_Your task_
Transcribe the data below verbatim from the line with "In the group G = ⟨t" to the line with "Let G = ⟨p,q | pqp⁻¹q⁻¹=e, p³=e, q⁶=e⟩.". Include both of those lines.

Stored data entries:
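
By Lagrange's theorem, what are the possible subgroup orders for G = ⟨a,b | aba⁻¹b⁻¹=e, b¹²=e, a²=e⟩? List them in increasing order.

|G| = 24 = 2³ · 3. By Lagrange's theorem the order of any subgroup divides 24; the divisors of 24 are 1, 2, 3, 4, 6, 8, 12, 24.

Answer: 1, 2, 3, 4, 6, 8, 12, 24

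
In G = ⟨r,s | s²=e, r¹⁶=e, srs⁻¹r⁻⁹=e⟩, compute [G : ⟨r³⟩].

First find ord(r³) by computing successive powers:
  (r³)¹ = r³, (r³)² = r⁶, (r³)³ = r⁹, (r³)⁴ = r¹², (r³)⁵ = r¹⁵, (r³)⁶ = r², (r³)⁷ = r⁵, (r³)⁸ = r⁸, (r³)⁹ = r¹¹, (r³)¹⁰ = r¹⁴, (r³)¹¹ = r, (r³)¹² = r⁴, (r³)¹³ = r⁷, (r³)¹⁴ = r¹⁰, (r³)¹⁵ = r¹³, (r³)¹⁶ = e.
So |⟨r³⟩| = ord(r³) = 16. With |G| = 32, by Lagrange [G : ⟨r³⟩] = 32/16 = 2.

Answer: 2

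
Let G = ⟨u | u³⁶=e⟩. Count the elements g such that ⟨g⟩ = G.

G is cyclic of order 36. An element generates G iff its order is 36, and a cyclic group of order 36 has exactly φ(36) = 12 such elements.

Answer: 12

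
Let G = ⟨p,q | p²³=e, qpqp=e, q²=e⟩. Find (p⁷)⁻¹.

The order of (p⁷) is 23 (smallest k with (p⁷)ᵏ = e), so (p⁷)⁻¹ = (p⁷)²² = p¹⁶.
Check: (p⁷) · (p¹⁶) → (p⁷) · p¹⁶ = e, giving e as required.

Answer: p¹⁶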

---

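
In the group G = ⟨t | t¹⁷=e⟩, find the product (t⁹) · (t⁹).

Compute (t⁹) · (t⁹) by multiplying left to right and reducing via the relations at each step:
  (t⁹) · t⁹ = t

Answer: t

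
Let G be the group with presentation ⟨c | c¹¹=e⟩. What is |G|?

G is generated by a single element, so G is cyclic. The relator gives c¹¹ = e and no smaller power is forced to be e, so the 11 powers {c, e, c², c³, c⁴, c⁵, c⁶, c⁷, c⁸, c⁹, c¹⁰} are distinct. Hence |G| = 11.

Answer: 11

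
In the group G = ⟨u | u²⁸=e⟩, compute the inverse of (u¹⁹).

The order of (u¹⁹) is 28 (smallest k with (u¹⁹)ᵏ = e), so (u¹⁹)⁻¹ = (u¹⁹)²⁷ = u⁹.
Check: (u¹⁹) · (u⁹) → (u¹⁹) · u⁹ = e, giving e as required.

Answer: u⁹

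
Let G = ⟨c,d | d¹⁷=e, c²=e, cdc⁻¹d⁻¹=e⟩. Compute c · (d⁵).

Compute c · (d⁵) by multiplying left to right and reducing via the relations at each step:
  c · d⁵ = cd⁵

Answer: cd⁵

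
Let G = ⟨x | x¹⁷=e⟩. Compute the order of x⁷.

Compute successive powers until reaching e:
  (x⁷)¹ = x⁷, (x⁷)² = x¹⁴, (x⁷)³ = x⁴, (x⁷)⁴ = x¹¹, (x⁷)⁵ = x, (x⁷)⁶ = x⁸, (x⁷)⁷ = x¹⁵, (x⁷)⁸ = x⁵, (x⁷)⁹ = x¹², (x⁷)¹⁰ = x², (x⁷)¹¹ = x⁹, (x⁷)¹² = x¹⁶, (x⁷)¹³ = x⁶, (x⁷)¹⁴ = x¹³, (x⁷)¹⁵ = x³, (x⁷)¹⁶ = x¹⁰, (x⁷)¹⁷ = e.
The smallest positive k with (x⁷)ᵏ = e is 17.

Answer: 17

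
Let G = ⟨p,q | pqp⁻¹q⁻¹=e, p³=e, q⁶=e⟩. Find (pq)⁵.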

==

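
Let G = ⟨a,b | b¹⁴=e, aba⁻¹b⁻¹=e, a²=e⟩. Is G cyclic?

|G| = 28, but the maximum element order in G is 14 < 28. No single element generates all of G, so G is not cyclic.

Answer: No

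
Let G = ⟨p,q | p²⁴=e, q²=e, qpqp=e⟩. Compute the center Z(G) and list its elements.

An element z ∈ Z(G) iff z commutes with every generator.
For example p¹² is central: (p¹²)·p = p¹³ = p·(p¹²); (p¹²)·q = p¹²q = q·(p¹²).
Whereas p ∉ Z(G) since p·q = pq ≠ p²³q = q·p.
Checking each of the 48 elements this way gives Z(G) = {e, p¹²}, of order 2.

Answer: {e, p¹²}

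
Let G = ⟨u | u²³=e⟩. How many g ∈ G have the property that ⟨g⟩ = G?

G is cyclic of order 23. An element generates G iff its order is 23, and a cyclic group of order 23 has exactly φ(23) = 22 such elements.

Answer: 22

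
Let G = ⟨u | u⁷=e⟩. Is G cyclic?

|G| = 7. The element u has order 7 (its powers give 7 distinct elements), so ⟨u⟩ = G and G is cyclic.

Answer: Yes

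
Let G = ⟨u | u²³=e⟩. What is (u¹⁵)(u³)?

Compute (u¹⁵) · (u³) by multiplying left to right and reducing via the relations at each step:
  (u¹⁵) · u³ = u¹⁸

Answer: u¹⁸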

_Finished task_
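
In the group G = ⟨t | t¹⁷=e⟩, find the product (t⁹) · (t⁹).

Compute (t⁹) · (t⁹) by multiplying left to right and reducing via the relations at each step:
  (t⁹) · t⁹ = t

Answer: t

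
Let G be the group with presentation ⟨c | c¹¹=e⟩. What is |G|?

G is generated by a single element, so G is cyclic. The relator gives c¹¹ = e and no smaller power is forced to be e, so the 11 powers {c, e, c², c³, c⁴, c⁵, c⁶, c⁷, c⁸, c⁹, c¹⁰} are distinct. Hence |G| = 11.

Answer: 11

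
In the group G = ⟨u | u²⁸=e⟩, compute the inverse of (u¹⁹).

The order of (u¹⁹) is 28 (smallest k with (u¹⁹)ᵏ = e), so (u¹⁹)⁻¹ = (u¹⁹)²⁷ = u⁹.
Check: (u¹⁹) · (u⁹) → (u¹⁹) · u⁹ = e, giving e as required.

Answer: u⁹

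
Let G = ⟨c,d | d¹⁷=e, c²=e, cdc⁻¹d⁻¹=e⟩. Compute c · (d⁵).

Compute c · (d⁵) by multiplying left to right and reducing via the relations at each step:
  c · d⁵ = cd⁵

Answer: cd⁵

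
Let G = ⟨x | x¹⁷=e⟩. Compute the order of x⁷.

Compute successive powers until reaching e:
  (x⁷)¹ = x⁷, (x⁷)² = x¹⁴, (x⁷)³ = x⁴, (x⁷)⁴ = x¹¹, (x⁷)⁵ = x, (x⁷)⁶ = x⁸, (x⁷)⁷ = x¹⁵, (x⁷)⁸ = x⁵, (x⁷)⁹ = x¹², (x⁷)¹⁰ = x², (x⁷)¹¹ = x⁹, (x⁷)¹² = x¹⁶, (x⁷)¹³ = x⁶, (x⁷)¹⁴ = x¹³, (x⁷)¹⁵ = x³, (x⁷)¹⁶ = x¹⁰, (x⁷)¹⁷ = e.
The smallest positive k with (x⁷)ᵏ = e is 17.

Answer: 17

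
Let G = ⟨p,q | pqp⁻¹q⁻¹=e, p³=e, q⁶=e⟩. Find (pq)⁵.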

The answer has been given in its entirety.